(Available data Opens)

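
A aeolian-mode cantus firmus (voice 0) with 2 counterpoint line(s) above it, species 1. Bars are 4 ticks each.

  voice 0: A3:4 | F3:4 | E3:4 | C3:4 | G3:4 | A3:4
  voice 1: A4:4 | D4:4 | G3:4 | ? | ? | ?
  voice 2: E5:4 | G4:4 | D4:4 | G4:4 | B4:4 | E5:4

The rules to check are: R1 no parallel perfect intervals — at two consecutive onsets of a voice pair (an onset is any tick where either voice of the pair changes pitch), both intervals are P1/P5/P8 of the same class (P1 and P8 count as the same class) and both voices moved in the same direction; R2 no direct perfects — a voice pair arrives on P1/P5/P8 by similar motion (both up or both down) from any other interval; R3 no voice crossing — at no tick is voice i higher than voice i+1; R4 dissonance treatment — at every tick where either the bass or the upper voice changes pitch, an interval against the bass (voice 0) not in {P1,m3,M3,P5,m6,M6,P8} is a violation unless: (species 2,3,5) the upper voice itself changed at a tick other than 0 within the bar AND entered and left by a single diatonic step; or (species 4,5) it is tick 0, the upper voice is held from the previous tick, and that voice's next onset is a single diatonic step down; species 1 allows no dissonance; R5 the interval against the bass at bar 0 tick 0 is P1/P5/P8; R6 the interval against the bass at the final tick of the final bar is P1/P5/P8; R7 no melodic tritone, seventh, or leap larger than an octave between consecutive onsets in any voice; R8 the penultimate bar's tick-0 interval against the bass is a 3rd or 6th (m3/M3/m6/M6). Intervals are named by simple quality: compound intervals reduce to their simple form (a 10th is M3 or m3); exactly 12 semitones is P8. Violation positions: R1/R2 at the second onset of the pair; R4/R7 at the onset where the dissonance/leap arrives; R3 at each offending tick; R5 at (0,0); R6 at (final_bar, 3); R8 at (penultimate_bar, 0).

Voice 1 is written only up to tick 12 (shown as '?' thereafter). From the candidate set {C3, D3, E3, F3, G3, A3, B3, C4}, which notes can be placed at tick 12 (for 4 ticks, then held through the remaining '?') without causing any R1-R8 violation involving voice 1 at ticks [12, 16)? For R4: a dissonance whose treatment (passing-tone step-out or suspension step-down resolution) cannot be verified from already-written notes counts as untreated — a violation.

C3: violates R2
D3: violates R4
E3: legal
F3: violates R4
G3: legal
A3: legal
B3: violates R4
C4: violates R1

{A3, E3, G3}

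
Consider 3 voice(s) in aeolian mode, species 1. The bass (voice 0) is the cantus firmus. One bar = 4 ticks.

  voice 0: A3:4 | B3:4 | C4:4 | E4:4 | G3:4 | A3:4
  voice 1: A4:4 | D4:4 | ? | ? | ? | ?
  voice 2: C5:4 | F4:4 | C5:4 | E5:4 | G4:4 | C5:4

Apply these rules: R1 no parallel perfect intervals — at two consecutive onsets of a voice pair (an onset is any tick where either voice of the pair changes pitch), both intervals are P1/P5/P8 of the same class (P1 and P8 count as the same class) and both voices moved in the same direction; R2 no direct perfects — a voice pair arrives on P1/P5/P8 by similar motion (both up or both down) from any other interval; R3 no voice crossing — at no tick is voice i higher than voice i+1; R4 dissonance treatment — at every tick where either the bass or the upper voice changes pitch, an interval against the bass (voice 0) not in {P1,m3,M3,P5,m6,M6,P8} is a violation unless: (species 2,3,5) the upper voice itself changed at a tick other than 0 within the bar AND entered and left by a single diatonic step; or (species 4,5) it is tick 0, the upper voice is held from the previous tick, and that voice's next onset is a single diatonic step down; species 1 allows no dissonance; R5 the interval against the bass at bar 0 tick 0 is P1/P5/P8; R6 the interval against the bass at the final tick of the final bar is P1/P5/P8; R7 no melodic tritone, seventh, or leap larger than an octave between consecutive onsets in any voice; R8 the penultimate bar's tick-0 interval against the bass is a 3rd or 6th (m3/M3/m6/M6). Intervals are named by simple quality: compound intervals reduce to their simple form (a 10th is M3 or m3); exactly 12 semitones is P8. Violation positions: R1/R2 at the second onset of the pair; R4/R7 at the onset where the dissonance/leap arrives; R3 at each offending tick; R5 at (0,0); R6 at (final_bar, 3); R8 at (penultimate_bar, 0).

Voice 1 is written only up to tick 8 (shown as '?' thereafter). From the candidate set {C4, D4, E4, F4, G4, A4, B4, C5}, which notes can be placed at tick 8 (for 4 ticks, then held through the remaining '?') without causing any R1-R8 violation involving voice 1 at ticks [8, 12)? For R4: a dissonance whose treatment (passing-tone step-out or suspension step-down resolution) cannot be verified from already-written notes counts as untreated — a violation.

{A4, C4, E4}

C4: legal
D4: violates R4
E4: legal
F4: violates R2,R4
G4: violates R2
A4: legal
B4: violates R4
C5: violates R2,R7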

(Available data Closes)

When you reach the line that contains "voice 2: E5:4", stop; output it and every line before it from the start of the data, exactly as written.

■ The answer ■
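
A aeolian-mode cantus firmus (voice 0) with 2 counterpoint line(s) above it, species 1. Bars are 4 ticks each.

  voice 0: A3:4 | F3:4 | E3:4 | C3:4 | G3:4 | A3:4
  voice 1: A4:4 | D4:4 | G3:4 | ? | ? | ?
  voice 2: E5:4 | G4:4 | D4:4 | G4:4 | B4:4 | E5:4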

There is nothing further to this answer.